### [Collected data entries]
*** Block opens ***
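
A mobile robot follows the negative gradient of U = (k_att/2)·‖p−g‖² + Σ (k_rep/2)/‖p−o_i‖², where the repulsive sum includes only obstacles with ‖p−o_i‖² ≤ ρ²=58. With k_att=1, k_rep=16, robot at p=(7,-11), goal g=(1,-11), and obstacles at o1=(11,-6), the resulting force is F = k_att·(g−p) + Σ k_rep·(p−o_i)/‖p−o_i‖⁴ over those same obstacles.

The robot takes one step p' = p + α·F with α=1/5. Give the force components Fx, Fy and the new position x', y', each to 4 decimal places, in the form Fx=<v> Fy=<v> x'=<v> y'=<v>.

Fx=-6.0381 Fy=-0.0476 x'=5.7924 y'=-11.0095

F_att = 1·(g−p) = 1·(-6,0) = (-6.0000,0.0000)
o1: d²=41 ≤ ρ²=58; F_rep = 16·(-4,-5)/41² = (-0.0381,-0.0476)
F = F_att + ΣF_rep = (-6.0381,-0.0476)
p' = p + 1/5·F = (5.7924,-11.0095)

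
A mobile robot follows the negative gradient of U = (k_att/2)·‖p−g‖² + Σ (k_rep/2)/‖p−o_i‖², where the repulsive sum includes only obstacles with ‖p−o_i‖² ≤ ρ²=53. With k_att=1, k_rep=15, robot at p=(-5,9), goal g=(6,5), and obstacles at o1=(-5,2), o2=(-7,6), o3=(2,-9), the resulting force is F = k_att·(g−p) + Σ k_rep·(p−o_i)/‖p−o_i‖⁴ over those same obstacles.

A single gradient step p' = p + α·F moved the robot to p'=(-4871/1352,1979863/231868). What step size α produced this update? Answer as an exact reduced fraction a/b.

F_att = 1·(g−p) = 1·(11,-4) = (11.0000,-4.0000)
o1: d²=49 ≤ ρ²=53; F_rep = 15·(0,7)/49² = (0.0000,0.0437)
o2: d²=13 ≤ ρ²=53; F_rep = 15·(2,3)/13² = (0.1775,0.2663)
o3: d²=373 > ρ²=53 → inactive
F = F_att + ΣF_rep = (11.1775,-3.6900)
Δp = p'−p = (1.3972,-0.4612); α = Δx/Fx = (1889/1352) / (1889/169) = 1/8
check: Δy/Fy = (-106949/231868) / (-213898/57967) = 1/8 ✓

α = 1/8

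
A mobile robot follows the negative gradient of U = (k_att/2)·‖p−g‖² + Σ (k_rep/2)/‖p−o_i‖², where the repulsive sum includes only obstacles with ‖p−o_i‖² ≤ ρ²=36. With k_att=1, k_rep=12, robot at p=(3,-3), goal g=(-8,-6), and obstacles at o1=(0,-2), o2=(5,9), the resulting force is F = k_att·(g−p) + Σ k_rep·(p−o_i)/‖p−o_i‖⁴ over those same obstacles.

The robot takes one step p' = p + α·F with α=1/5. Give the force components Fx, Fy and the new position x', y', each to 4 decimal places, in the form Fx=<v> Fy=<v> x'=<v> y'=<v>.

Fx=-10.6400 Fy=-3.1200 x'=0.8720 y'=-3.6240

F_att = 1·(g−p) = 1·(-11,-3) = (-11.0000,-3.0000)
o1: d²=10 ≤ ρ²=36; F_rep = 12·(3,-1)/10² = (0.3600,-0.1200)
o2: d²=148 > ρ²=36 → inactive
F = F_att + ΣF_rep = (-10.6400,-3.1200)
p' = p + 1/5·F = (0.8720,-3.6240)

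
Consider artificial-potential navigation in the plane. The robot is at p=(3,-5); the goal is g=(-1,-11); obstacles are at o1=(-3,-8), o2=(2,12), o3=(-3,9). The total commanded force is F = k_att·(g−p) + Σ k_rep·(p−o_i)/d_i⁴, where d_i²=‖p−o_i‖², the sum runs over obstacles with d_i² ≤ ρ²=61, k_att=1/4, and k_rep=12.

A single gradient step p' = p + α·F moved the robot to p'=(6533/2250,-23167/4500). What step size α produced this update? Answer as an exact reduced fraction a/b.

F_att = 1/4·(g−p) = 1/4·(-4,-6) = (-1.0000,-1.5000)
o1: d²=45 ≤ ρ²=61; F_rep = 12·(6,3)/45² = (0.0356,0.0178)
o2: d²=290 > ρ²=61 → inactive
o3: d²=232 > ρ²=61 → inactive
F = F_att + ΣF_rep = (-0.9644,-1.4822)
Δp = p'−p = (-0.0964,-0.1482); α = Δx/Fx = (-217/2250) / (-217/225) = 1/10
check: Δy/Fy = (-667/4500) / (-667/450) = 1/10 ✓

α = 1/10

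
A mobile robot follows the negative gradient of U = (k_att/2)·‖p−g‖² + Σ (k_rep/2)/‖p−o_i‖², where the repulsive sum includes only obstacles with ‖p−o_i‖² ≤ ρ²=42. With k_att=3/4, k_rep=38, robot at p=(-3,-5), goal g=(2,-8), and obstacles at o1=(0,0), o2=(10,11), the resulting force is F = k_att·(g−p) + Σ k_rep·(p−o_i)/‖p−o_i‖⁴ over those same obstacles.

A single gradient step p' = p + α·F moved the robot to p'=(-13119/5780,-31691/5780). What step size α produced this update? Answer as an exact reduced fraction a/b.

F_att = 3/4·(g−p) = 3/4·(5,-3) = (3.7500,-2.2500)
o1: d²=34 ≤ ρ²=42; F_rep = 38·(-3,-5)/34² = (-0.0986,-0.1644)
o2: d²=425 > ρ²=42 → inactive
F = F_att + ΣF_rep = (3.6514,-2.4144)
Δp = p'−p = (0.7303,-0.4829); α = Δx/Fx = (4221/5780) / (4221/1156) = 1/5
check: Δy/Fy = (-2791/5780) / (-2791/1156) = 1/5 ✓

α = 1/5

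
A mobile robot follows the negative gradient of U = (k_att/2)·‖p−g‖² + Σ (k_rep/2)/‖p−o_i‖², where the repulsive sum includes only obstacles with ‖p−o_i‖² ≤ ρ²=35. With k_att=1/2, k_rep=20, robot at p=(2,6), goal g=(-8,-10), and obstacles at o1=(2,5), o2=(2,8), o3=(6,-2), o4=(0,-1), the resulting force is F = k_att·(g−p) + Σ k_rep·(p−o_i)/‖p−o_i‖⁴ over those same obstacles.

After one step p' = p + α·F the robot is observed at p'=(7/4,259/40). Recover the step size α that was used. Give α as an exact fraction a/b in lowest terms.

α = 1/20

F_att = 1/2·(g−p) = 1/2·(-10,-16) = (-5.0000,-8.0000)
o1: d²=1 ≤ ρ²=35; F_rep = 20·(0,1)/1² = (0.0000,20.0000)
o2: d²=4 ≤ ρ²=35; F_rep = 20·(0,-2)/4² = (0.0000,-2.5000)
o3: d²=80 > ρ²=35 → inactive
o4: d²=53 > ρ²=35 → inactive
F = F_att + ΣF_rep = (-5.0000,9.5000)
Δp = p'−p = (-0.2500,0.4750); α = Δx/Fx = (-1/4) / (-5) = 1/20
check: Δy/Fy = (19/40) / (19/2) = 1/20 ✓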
*** Block closes ***
### [Task objective]
The response should be an exact copy of every line above.

### [Result of the task]
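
A mobile robot follows the negative gradient of U = (k_att/2)·‖p−g‖² + Σ (k_rep/2)/‖p−o_i‖², where the repulsive sum includes only obstacles with ‖p−o_i‖² ≤ ρ²=58. With k_att=1, k_rep=16, robot at p=(7,-11), goal g=(1,-11), and obstacles at o1=(11,-6), the resulting force is F = k_att·(g−p) + Σ k_rep·(p−o_i)/‖p−o_i‖⁴ over those same obstacles.

The robot takes one step p' = p + α·F with α=1/5. Give the force components Fx, Fy and the new position x', y', each to 4 decimal places, in the form Fx=<v> Fy=<v> x'=<v> y'=<v>.

Fx=-6.0381 Fy=-0.0476 x'=5.7924 y'=-11.0095

F_att = 1·(g−p) = 1·(-6,0) = (-6.0000,0.0000)
o1: d²=41 ≤ ρ²=58; F_rep = 16·(-4,-5)/41² = (-0.0381,-0.0476)
F = F_att + ΣF_rep = (-6.0381,-0.0476)
p' = p + 1/5·F = (5.7924,-11.0095)

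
A mobile robot follows the negative gradient of U = (k_att/2)·‖p−g‖² + Σ (k_rep/2)/‖p−o_i‖², where the repulsive sum includes only obstacles with ‖p−o_i‖² ≤ ρ²=53. With k_att=1, k_rep=15, robot at p=(-5,9), goal g=(6,5), and obstacles at o1=(-5,2), o2=(-7,6), o3=(2,-9), the resulting force is F = k_att·(g−p) + Σ k_rep·(p−o_i)/‖p−o_i‖⁴ over those same obstacles.

A single gradient step p' = p + α·F moved the robot to p'=(-4871/1352,1979863/231868). What step size α produced this update? Answer as an exact reduced fraction a/b.

F_att = 1·(g−p) = 1·(11,-4) = (11.0000,-4.0000)
o1: d²=49 ≤ ρ²=53; F_rep = 15·(0,7)/49² = (0.0000,0.0437)
o2: d²=13 ≤ ρ²=53; F_rep = 15·(2,3)/13² = (0.1775,0.2663)
o3: d²=373 > ρ²=53 → inactive
F = F_att + ΣF_rep = (11.1775,-3.6900)
Δp = p'−p = (1.3972,-0.4612); α = Δx/Fx = (1889/1352) / (1889/169) = 1/8
check: Δy/Fy = (-106949/231868) / (-213898/57967) = 1/8 ✓

α = 1/8

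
A mobile robot follows the negative gradient of U = (k_att/2)·‖p−g‖² + Σ (k_rep/2)/‖p−o_i‖², where the repulsive sum includes only obstacles with ‖p−o_i‖² ≤ ρ²=36. With k_att=1, k_rep=12, robot at p=(3,-3), goal g=(-8,-6), and obstacles at o1=(0,-2), o2=(5,9), the resulting force is F = k_att·(g−p) + Σ k_rep·(p−o_i)/‖p−o_i‖⁴ over those same obstacles.

The robot takes one step p' = p + α·F with α=1/5. Give the force components Fx, Fy and the new position x', y', each to 4 decimal places, in the form Fx=<v> Fy=<v> x'=<v> y'=<v>.

Fx=-10.6400 Fy=-3.1200 x'=0.8720 y'=-3.6240

F_att = 1·(g−p) = 1·(-11,-3) = (-11.0000,-3.0000)
o1: d²=10 ≤ ρ²=36; F_rep = 12·(3,-1)/10² = (0.3600,-0.1200)
o2: d²=148 > ρ²=36 → inactive
F = F_att + ΣF_rep = (-10.6400,-3.1200)
p' = p + 1/5·F = (0.8720,-3.6240)

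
Consider artificial-potential navigation in the plane. The robot is at p=(3,-5); the goal is g=(-1,-11); obstacles are at o1=(-3,-8), o2=(2,12), o3=(-3,9). The total commanded force is F = k_att·(g−p) + Σ k_rep·(p−o_i)/d_i⁴, where d_i²=‖p−o_i‖², the sum runs over obstacles with d_i² ≤ ρ²=61, k_att=1/4, and k_rep=12.

A single gradient step p' = p + α·F moved the robot to p'=(6533/2250,-23167/4500). What step size α produced this update? Answer as an exact reduced fraction a/b.

F_att = 1/4·(g−p) = 1/4·(-4,-6) = (-1.0000,-1.5000)
o1: d²=45 ≤ ρ²=61; F_rep = 12·(6,3)/45² = (0.0356,0.0178)
o2: d²=290 > ρ²=61 → inactive
o3: d²=232 > ρ²=61 → inactive
F = F_att + ΣF_rep = (-0.9644,-1.4822)
Δp = p'−p = (-0.0964,-0.1482); α = Δx/Fx = (-217/2250) / (-217/225) = 1/10
check: Δy/Fy = (-667/4500) / (-667/450) = 1/10 ✓

α = 1/10

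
A mobile robot follows the negative gradient of U = (k_att/2)·‖p−g‖² + Σ (k_rep/2)/‖p−o_i‖², where the repulsive sum includes only obstacles with ‖p−o_i‖² ≤ ρ²=42. With k_att=3/4, k_rep=38, robot at p=(-3,-5), goal g=(2,-8), and obstacles at o1=(0,0), o2=(10,11), the resulting force is F = k_att·(g−p) + Σ k_rep·(p−o_i)/‖p−o_i‖⁴ over those same obstacles.

A single gradient step p' = p + α·F moved the robot to p'=(-13119/5780,-31691/5780). What step size α produced this update? Answer as an exact reduced fraction a/b.

F_att = 3/4·(g−p) = 3/4·(5,-3) = (3.7500,-2.2500)
o1: d²=34 ≤ ρ²=42; F_rep = 38·(-3,-5)/34² = (-0.0986,-0.1644)
o2: d²=425 > ρ²=42 → inactive
F = F_att + ΣF_rep = (3.6514,-2.4144)
Δp = p'−p = (0.7303,-0.4829); α = Δx/Fx = (4221/5780) / (4221/1156) = 1/5
check: Δy/Fy = (-2791/5780) / (-2791/1156) = 1/5 ✓

α = 1/5

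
A mobile robot follows the negative gradient of U = (k_att/2)·‖p−g‖² + Σ (k_rep/2)/‖p−o_i‖², where the repulsive sum includes only obstacles with ‖p−o_i‖² ≤ ρ²=35. With k_att=1/2, k_rep=20, robot at p=(2,6), goal g=(-8,-10), and obstacles at o1=(2,5), o2=(2,8), o3=(6,-2), o4=(0,-1), the resulting force is F = k_att·(g−p) + Σ k_rep·(p−o_i)/‖p−o_i‖⁴ over those same obstacles.

After one step p' = p + α·F the robot is observed at p'=(7/4,259/40). Recover the step size α that was used. Give α as an exact fraction a/b in lowest terms.

α = 1/20

F_att = 1/2·(g−p) = 1/2·(-10,-16) = (-5.0000,-8.0000)
o1: d²=1 ≤ ρ²=35; F_rep = 20·(0,1)/1² = (0.0000,20.0000)
o2: d²=4 ≤ ρ²=35; F_rep = 20·(0,-2)/4² = (0.0000,-2.5000)
o3: d²=80 > ρ²=35 → inactive
o4: d²=53 > ρ²=35 → inactive
F = F_att + ΣF_rep = (-5.0000,9.5000)
Δp = p'−p = (-0.2500,0.4750); α = Δx/Fx = (-1/4) / (-5) = 1/20
check: Δy/Fy = (19/40) / (19/2) = 1/20 ✓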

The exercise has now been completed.